┌──

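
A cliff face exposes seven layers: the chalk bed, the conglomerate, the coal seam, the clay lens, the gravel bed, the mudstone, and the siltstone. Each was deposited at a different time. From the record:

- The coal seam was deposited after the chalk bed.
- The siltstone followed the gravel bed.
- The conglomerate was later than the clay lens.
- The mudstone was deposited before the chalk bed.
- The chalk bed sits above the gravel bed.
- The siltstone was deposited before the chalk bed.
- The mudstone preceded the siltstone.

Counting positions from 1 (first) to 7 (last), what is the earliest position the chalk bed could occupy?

The gravel bed, the mudstone, and the siltstone must all come before the chalk bed — 3 forced predecessors.
Nothing else is forced ahead of the chalk bed, so its earliest slot is position 3 + 1 = 4.

4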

└──

> **Problem**:
Extract every entry in the listing word for word.

> **Problem solution**:
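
A cliff face exposes seven layers: the chalk bed, the conglomerate, the coal seam, the clay lens, the gravel bed, the mudstone, and the siltstone. Each was deposited at a different time. From the record:

- The coal seam was deposited after the chalk bed.
- The siltstone followed the gravel bed.
- The conglomerate was later than the clay lens.
- The mudstone was deposited before the chalk bed.
- The chalk bed sits above the gravel bed.
- The siltstone was deposited before the chalk bed.
- The mudstone preceded the siltstone.

Counting positions from 1 (first) to 7 (last), what is the earliest position the chalk bed could occupy?

The gravel bed, the mudstone, and the siltstone must all come before the chalk bed — 3 forced predecessors.
Nothing else is forced ahead of the chalk bed, so its earliest slot is position 3 + 1 = 4.

4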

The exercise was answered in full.